■ Exercise prompt ■
Look through the entries below. Report each line that has the word "receives" in it.

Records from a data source
◇ ◇ ◇
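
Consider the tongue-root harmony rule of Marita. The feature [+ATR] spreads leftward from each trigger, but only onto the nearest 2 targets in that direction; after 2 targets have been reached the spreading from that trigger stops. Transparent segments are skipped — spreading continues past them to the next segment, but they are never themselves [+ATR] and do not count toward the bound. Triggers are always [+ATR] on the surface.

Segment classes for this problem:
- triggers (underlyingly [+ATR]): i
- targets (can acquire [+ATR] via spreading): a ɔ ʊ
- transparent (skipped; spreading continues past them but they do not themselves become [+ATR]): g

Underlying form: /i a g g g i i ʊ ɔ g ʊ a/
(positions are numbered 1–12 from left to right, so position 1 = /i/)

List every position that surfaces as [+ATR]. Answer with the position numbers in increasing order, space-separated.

1 2 6 7

From /i/ at 1 leftward: word edge.
From /i/ at 6 leftward: 5 /g/ transparent; 4 /g/ transparent; 3 /g/ transparent; 2 /a/ → [+ATR]; 1 /i/ is itself a trigger — this domain ends here.
From /i/ at 7 leftward: 6 /i/ is itself a trigger — this domain ends here.
Targets with no active source: positions 8 9 11 12 stay [-ATR].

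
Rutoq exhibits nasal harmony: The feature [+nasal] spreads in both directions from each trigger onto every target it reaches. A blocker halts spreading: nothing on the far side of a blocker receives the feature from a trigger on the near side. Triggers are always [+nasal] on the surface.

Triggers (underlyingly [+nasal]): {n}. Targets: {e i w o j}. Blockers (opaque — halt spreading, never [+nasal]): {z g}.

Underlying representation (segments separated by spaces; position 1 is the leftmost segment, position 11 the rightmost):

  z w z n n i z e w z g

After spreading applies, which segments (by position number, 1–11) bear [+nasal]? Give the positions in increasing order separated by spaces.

From /n/ at 4 rightward: 5 /n/ is itself a trigger — this domain ends here.
From /n/ at 4 leftward: 3 /z/ blocks.
From /n/ at 5 rightward: 6 /i/ → [+nasal]; 7 /z/ blocks.
From /n/ at 5 leftward: 4 /n/ is itself a trigger — this domain ends here.
Targets with no active source: positions 2 8 9 stay [-nasal].

4 5 6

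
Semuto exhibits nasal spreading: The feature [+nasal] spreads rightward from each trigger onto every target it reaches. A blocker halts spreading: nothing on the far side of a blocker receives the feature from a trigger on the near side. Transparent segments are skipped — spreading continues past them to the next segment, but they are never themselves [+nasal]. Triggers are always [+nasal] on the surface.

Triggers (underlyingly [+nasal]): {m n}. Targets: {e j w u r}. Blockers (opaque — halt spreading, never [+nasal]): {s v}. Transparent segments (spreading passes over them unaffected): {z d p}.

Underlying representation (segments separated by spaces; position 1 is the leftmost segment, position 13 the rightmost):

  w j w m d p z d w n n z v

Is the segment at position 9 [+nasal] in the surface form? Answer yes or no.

yes

From /m/ at 4 rightward: 5 /d/ transparent; 6 /p/ transparent; 7 /z/ transparent; 8 /d/ transparent; 9 /w/ → [+nasal]; 10 /n/ is itself a trigger — this domain ends here.
From /n/ at 10 rightward: 11 /n/ is itself a trigger — this domain ends here.
From /n/ at 11 rightward: 12 /z/ transparent; 13 /v/ blocks.
Targets with no active source: positions 1 2 3 stay [-nasal].
[+nasal] positions on the surface: 4 9 10 11.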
◇ ◇ ◇
■ Task solution ■
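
Rutoq exhibits nasal harmony: The feature [+nasal] spreads in both directions from each trigger onto every target it reaches. A blocker halts spreading: nothing on the far side of a blocker receives the feature from a trigger on the near side. Triggers are always [+nasal] on the surface.
Semuto exhibits nasal spreading: The feature [+nasal] spreads rightward from each trigger onto every target it reaches. A blocker halts spreading: nothing on the far side of a blocker receives the feature from a trigger on the near side. Transparent segments are skipped — spreading continues past them to the next segment, but they are never themselves [+nasal]. Triggers are always [+nasal] on the surface.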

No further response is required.